Records provided:
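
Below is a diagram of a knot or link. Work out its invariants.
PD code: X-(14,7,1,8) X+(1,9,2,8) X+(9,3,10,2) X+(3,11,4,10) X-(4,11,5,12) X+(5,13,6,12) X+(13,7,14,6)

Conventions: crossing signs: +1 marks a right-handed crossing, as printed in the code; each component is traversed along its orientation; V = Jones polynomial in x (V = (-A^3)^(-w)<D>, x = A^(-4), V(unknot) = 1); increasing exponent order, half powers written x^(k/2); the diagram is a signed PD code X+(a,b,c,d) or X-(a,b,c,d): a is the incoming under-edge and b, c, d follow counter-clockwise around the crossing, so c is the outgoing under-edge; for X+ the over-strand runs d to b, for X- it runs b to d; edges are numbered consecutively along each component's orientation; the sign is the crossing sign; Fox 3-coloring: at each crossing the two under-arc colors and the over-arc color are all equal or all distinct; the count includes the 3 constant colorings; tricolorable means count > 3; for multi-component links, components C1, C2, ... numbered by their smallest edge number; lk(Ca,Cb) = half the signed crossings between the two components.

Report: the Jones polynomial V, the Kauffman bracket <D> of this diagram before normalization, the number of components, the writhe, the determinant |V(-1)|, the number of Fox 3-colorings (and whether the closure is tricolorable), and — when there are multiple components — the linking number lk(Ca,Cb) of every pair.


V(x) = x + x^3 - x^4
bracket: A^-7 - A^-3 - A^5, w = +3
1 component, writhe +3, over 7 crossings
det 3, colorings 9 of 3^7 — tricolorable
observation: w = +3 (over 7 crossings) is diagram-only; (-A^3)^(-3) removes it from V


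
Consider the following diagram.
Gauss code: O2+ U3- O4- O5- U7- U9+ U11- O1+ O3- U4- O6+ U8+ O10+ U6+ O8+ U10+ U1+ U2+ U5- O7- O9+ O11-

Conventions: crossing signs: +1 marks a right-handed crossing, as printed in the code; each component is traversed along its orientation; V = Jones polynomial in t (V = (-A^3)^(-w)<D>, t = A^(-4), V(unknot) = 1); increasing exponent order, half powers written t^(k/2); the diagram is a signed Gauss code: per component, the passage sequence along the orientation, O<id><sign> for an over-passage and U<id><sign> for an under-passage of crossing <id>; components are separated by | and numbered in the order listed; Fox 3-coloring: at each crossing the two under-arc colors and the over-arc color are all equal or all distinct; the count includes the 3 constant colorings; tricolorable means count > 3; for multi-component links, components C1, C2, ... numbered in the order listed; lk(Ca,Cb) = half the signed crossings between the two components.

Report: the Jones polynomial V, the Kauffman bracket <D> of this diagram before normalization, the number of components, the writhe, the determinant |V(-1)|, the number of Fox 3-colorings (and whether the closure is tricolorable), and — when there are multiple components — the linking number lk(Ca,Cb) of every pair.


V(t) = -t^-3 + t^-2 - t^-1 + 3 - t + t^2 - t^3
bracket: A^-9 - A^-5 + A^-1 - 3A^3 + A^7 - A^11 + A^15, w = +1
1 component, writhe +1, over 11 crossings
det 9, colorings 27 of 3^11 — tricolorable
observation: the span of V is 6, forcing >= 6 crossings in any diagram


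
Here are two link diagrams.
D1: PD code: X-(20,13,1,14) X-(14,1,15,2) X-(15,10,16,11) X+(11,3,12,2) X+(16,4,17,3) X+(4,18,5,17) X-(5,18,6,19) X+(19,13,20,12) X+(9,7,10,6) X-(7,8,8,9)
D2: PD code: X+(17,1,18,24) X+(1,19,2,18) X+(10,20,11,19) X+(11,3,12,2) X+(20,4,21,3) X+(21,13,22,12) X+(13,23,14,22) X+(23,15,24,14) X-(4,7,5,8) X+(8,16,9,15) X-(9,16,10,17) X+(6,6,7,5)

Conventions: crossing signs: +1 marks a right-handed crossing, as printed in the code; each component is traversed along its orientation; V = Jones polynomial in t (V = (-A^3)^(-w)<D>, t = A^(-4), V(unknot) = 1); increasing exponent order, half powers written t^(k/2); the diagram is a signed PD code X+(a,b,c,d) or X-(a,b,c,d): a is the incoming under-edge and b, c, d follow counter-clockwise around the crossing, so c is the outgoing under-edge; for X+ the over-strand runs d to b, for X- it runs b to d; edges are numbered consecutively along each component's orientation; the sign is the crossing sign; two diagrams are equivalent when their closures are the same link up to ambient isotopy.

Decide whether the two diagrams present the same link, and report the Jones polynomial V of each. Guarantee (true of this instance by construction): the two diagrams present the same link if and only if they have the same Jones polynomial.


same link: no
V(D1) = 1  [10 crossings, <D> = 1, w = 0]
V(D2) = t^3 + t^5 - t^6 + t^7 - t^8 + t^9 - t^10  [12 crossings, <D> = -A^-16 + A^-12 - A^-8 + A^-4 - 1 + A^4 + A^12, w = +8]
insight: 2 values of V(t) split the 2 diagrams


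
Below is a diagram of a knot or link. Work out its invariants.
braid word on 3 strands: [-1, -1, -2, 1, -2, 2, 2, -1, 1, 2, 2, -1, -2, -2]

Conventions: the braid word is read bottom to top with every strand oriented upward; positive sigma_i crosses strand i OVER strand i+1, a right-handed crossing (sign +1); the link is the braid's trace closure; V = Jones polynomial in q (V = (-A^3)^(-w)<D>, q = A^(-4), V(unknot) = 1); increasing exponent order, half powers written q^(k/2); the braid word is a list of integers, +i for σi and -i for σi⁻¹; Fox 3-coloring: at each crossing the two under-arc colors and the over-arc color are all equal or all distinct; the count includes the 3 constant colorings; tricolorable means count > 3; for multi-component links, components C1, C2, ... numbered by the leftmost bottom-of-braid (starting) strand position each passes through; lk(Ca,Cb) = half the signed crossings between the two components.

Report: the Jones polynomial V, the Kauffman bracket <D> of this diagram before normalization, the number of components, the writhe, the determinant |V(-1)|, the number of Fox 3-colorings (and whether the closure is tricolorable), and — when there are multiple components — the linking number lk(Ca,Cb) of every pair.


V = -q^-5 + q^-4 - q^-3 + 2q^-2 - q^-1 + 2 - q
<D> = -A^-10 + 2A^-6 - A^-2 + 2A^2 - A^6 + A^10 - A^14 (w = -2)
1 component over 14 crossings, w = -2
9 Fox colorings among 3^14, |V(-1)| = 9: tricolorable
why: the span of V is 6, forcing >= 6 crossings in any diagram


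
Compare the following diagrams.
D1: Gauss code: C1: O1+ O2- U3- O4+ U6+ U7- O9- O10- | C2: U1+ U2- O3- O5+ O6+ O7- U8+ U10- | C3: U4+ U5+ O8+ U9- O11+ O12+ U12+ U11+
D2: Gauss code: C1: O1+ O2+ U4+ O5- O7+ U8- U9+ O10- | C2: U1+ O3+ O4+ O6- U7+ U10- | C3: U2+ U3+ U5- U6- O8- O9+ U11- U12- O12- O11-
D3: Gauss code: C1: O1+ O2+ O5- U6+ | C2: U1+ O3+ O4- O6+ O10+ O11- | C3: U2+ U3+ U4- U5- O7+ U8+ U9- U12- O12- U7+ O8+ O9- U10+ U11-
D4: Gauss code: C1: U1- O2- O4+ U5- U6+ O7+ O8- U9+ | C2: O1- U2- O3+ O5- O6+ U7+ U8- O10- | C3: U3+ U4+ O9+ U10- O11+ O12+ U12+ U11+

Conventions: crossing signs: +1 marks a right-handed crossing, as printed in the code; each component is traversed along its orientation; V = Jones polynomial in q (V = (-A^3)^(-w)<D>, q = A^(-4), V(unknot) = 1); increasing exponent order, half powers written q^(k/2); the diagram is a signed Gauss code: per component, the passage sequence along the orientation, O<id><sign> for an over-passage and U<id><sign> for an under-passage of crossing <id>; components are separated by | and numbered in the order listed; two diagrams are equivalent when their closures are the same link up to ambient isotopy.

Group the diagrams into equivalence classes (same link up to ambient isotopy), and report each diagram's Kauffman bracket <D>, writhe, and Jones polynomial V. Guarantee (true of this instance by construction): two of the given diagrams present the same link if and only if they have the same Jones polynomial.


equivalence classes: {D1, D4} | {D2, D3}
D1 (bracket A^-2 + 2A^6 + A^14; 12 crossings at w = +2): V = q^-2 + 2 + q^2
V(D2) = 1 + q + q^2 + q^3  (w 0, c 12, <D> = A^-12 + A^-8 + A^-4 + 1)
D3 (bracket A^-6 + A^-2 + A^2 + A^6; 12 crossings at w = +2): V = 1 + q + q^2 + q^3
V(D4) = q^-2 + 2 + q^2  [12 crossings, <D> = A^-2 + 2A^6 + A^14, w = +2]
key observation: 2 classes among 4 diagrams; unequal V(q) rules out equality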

What you need to do: Only the lines above from the line containing "Compare the following diagrams." through the line containing "D2: Gauss code: C1: O1+" should be retyped, exactly and with both ends included.

Written solution:
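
Compare the following diagrams.
D1: Gauss code: C1: O1+ O2- U3- O4+ U6+ U7- O9- O10- | C2: U1+ U2- O3- O5+ O6+ O7- U8+ U10- | C3: U4+ U5+ O8+ U9- O11+ O12+ U12+ U11+
D2: Gauss code: C1: O1+ O2+ U4+ O5- O7+ U8- U9+ O10- | C2: U1+ O3+ O4+ O6- U7+ U10- | C3: U2+ U3+ U5- U6- O8- O9+ U11- U12- O12- O11-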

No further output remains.